Start of DATA FOR ANALYSIS

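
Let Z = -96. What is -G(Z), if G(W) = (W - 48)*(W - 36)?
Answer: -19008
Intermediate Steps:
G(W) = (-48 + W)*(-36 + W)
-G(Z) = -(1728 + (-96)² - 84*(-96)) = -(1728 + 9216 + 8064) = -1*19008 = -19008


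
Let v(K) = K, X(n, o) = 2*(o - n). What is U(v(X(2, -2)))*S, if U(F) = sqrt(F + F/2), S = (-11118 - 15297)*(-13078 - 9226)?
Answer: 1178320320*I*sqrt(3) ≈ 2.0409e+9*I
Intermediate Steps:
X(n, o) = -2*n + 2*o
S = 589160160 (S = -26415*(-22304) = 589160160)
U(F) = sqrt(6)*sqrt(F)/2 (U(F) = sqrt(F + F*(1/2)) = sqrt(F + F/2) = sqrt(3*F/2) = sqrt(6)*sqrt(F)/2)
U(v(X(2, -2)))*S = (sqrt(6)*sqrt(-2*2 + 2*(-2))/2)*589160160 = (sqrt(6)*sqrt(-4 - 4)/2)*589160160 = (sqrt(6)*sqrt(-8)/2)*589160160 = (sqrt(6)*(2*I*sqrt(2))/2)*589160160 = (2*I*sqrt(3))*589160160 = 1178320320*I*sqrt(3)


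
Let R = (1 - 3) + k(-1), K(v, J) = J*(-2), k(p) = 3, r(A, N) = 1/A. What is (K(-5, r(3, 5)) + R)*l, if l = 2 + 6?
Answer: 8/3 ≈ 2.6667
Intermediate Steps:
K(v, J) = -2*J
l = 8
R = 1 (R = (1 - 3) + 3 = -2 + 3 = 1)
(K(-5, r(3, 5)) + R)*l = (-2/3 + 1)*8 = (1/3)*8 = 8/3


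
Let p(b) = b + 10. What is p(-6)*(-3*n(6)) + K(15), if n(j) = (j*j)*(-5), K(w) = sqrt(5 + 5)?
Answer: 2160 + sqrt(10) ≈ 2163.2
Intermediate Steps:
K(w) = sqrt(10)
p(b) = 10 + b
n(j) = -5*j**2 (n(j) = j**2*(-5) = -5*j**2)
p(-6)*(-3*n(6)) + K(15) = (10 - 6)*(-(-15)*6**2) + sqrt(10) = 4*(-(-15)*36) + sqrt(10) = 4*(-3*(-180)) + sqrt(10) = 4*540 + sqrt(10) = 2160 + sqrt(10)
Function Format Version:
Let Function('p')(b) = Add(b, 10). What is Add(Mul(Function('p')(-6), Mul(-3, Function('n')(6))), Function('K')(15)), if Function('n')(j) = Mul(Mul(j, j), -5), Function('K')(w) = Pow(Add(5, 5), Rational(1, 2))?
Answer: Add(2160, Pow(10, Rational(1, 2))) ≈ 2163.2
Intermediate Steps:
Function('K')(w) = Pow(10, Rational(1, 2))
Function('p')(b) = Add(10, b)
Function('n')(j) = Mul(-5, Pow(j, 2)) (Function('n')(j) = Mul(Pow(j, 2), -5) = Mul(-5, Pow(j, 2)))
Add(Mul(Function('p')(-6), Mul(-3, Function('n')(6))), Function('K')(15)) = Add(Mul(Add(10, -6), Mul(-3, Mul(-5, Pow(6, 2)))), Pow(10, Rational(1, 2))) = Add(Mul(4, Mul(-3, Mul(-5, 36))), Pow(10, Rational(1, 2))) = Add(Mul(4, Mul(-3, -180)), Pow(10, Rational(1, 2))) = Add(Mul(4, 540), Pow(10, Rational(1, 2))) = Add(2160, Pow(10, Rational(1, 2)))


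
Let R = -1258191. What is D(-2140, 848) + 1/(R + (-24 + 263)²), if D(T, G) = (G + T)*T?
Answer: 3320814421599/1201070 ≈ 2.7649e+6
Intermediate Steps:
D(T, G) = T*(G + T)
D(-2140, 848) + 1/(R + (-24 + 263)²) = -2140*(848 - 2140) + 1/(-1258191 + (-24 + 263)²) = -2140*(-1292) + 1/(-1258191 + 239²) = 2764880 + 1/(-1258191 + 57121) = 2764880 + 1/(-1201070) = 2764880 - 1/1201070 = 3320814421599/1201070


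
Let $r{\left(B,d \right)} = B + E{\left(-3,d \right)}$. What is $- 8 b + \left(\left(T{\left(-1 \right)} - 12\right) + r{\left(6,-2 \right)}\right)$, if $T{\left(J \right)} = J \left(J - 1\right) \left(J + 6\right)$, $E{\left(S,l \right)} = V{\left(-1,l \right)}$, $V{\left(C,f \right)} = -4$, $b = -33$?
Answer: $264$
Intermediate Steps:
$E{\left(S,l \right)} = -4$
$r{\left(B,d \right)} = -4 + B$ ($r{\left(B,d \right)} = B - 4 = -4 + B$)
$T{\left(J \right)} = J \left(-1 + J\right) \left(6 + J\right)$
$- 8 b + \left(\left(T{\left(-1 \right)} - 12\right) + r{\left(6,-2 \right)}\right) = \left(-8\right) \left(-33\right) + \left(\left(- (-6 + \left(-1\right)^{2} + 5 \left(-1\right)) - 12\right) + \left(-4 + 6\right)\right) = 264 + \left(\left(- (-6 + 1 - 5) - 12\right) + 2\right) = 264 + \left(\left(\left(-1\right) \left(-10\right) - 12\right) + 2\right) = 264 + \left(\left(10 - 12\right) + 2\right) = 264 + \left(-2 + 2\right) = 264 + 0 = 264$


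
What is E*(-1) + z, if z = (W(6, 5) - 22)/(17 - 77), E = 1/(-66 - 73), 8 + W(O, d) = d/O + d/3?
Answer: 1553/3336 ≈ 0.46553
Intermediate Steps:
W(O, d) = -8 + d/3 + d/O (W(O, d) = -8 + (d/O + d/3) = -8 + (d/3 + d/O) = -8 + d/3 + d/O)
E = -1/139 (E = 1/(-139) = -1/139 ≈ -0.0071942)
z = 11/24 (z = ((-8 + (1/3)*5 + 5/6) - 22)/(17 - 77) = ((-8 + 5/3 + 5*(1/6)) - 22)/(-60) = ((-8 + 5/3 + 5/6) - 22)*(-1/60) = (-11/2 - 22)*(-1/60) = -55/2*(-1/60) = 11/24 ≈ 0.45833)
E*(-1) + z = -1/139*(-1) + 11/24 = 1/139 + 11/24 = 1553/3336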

End of DATA FOR ANALYSIS
Start of DATA FOR ANALYSIS

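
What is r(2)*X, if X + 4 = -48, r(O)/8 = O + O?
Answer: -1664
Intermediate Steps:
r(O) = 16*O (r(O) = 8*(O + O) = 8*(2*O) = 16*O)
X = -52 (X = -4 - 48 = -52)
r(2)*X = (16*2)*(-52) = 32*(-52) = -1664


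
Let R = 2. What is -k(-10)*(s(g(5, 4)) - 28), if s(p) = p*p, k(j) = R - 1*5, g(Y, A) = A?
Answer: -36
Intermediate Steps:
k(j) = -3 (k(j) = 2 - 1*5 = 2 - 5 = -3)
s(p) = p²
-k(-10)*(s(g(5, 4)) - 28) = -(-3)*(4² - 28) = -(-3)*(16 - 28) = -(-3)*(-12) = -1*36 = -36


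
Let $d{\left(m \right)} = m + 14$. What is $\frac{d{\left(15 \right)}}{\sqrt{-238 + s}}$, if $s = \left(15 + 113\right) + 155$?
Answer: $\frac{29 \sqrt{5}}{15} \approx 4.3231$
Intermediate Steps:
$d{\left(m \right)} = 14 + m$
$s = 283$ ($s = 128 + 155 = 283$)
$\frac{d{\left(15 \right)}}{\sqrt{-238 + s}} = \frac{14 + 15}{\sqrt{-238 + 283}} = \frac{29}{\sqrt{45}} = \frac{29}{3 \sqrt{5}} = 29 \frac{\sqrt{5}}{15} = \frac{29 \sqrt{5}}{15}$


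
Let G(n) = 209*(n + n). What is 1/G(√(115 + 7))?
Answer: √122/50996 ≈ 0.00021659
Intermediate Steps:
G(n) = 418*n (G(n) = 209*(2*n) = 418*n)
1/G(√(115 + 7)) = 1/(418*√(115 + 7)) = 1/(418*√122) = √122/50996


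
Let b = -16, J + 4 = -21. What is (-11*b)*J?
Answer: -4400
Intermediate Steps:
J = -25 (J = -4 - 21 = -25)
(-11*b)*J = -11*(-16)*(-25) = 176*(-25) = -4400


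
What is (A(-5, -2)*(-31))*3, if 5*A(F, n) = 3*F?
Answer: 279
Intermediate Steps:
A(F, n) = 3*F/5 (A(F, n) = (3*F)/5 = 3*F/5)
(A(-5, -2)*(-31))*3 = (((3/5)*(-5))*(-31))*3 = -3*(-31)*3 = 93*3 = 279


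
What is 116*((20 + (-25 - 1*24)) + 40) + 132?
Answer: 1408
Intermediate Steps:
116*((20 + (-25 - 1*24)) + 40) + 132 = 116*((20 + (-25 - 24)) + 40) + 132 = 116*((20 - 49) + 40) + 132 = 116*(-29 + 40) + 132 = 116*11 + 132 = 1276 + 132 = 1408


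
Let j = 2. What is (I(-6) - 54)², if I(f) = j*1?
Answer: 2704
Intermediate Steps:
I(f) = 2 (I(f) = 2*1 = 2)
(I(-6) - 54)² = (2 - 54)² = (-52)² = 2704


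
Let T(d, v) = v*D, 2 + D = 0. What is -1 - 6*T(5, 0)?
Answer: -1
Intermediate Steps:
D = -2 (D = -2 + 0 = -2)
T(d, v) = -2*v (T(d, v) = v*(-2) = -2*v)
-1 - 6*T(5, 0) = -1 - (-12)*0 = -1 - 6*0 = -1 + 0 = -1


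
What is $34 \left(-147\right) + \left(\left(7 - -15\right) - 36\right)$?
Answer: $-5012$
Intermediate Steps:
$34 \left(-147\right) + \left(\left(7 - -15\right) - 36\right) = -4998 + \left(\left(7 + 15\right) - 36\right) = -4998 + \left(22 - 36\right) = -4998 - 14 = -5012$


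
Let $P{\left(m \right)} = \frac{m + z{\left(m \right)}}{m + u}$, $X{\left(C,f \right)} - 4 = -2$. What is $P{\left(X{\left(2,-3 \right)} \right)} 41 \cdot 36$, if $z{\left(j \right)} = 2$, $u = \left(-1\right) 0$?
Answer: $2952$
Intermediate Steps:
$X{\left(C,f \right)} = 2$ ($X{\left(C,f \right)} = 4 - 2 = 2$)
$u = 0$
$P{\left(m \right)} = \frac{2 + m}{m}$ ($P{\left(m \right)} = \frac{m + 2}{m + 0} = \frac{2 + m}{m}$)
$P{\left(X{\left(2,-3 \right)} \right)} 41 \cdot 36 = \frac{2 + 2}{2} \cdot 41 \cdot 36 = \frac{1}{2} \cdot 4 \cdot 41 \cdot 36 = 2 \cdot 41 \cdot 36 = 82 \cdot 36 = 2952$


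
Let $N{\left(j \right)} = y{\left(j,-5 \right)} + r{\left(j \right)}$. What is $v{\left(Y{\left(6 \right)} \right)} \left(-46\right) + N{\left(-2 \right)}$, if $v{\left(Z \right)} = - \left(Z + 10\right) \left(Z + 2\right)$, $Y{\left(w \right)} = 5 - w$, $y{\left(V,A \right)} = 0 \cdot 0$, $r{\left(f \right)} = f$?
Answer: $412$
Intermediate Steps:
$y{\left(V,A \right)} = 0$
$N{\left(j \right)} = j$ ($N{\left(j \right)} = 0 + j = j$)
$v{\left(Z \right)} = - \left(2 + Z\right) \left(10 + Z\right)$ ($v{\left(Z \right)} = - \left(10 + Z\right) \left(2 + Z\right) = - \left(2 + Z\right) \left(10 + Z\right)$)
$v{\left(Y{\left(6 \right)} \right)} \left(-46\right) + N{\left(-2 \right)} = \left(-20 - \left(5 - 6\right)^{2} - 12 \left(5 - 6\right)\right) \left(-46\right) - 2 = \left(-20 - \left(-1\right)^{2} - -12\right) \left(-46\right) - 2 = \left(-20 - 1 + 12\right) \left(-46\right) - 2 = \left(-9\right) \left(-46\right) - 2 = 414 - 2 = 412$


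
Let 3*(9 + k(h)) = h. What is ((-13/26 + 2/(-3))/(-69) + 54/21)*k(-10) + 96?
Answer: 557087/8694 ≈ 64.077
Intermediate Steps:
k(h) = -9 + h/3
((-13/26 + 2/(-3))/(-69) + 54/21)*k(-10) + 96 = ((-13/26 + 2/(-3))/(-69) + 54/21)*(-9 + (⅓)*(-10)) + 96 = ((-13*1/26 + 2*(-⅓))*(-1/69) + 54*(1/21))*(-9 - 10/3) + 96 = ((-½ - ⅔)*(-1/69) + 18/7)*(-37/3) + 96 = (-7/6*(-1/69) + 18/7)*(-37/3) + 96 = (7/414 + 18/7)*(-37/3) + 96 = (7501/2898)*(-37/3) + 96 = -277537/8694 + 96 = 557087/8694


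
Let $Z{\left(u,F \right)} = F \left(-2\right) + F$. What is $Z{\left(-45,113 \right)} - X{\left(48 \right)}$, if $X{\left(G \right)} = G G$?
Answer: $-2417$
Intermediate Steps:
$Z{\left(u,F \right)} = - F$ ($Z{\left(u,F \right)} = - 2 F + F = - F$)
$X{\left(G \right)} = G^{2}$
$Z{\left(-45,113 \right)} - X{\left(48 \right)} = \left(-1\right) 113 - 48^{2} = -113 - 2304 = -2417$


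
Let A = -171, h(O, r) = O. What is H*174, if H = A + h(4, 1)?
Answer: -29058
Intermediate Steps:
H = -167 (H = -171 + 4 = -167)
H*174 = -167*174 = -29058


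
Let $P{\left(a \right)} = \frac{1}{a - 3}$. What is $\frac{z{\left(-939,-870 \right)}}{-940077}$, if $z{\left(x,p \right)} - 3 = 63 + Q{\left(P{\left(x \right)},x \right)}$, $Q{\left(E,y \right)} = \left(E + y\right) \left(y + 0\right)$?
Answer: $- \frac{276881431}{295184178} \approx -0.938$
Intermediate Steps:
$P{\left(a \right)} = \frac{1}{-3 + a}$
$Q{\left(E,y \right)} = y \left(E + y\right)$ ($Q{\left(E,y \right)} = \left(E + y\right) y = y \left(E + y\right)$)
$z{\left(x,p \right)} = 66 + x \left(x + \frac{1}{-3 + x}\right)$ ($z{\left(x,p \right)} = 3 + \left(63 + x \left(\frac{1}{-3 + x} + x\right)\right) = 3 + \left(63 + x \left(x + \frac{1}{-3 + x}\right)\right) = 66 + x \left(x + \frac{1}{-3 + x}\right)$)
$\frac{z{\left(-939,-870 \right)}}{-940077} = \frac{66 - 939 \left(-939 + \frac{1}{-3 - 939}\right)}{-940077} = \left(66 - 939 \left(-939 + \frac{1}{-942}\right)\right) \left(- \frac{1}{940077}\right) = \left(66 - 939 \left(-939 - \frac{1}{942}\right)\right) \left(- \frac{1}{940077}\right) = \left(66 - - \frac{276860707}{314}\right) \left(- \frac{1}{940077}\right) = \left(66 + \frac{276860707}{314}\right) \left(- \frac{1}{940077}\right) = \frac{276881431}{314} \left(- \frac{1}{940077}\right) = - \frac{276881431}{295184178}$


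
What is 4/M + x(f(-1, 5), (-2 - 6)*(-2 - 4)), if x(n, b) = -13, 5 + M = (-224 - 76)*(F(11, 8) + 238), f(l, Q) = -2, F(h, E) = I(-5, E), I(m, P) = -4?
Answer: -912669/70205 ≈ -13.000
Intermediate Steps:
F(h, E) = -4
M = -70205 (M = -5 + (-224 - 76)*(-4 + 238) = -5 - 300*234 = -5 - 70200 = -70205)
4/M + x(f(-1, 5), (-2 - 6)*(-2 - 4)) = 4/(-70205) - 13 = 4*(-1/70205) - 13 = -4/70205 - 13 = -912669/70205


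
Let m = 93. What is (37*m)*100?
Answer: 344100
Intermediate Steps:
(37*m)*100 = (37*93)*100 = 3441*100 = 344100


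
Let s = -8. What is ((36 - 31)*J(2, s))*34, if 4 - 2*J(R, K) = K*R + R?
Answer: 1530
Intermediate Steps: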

End of DATA FOR ANALYSIS
Start of DATA FOR ANALYSIS

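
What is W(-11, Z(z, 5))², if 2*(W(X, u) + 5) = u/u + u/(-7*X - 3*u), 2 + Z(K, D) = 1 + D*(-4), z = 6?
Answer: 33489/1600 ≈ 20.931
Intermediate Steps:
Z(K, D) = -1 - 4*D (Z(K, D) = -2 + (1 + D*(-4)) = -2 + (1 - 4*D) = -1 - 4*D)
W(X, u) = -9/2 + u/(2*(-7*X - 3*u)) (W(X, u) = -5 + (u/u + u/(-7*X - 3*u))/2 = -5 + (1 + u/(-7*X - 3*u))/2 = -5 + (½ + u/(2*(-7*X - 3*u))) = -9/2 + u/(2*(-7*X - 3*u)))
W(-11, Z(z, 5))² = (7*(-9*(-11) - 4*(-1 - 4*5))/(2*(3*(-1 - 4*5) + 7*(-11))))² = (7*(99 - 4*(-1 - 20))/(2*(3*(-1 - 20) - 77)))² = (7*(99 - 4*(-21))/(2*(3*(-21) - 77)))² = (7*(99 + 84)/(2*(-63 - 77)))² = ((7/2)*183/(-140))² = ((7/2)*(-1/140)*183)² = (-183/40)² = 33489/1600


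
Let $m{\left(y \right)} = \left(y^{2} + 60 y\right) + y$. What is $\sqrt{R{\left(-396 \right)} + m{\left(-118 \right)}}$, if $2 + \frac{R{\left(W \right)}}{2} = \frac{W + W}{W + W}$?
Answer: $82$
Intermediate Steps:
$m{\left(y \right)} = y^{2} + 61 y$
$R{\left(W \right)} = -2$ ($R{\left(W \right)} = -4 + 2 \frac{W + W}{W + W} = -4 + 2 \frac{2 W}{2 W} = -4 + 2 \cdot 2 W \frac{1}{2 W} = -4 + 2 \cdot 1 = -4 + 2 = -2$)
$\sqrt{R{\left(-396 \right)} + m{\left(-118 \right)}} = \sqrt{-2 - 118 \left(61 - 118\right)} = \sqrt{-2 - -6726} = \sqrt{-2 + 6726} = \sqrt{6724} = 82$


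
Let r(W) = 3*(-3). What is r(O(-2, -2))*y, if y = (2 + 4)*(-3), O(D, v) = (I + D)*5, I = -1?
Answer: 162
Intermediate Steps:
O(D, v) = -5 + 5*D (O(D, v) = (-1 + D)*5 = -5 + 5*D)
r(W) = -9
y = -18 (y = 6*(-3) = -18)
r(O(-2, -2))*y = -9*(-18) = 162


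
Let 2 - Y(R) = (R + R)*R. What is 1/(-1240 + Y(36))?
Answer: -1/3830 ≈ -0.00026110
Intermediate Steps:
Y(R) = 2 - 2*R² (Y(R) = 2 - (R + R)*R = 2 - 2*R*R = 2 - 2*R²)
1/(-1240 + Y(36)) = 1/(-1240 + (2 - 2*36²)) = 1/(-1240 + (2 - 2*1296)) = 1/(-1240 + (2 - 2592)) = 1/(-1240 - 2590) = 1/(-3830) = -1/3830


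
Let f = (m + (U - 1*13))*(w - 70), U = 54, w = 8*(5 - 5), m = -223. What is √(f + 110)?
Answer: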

End of DATA FOR ANALYSIS

▸ **WORK INSTRUCTIONS**:
Retype exactly the lines above, from the one with "Answer: 8/3 ≈ 2.6667" through the one with "Answer: 3320814421599/1201070 ≈ 2.7649e+6", inclusive.

▸ **REPLY**:
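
Answer: 8/3 ≈ 2.6667
Intermediate Steps:
K(v, J) = -2*J
l = 8
R = 1 (R = (1 - 3) + 3 = -2 + 3 = 1)
(K(-5, r(3, 5)) + R)*l = (-2/3 + 1)*8 = (1/3)*8 = 8/3


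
Let p(b) = b + 10. What is p(-6)*(-3*n(6)) + K(15), if n(j) = (j*j)*(-5), K(w) = sqrt(5 + 5)?
Answer: 2160 + sqrt(10) ≈ 2163.2
Intermediate Steps:
K(w) = sqrt(10)
p(b) = 10 + b
n(j) = -5*j**2 (n(j) = j**2*(-5) = -5*j**2)
p(-6)*(-3*n(6)) + K(15) = (10 - 6)*(-(-15)*6**2) + sqrt(10) = 4*(-(-15)*36) + sqrt(10) = 4*(-3*(-180)) + sqrt(10) = 4*540 + sqrt(10) = 2160 + sqrt(10)
Function Format Version:
Let Function('p')(b) = Add(b, 10). What is Add(Mul(Function('p')(-6), Mul(-3, Function('n')(6))), Function('K')(15)), if Function('n')(j) = Mul(Mul(j, j), -5), Function('K')(w) = Pow(Add(5, 5), Rational(1, 2))?
Answer: Add(2160, Pow(10, Rational(1, 2))) ≈ 2163.2
Intermediate Steps:
Function('K')(w) = Pow(10, Rational(1, 2))
Function('p')(b) = Add(10, b)
Function('n')(j) = Mul(-5, Pow(j, 2)) (Function('n')(j) = Mul(Pow(j, 2), -5) = Mul(-5, Pow(j, 2)))
Add(Mul(Function('p')(-6), Mul(-3, Function('n')(6))), Function('K')(15)) = Add(Mul(Add(10, -6), Mul(-3, Mul(-5, Pow(6, 2)))), Pow(10, Rational(1, 2))) = Add(Mul(4, Mul(-3, Mul(-5, 36))), Pow(10, Rational(1, 2))) = Add(Mul(4, Mul(-3, -180)), Pow(10, Rational(1, 2))) = Add(Mul(4, 540), Pow(10, Rational(1, 2))) = Add(2160, Pow(10, Rational(1, 2)))


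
Let R = -1258191. What is D(-2140, 848) + 1/(R + (-24 + 263)²), if D(T, G) = (G + T)*T?
Answer: 3320814421599/1201070 ≈ 2.7649e+6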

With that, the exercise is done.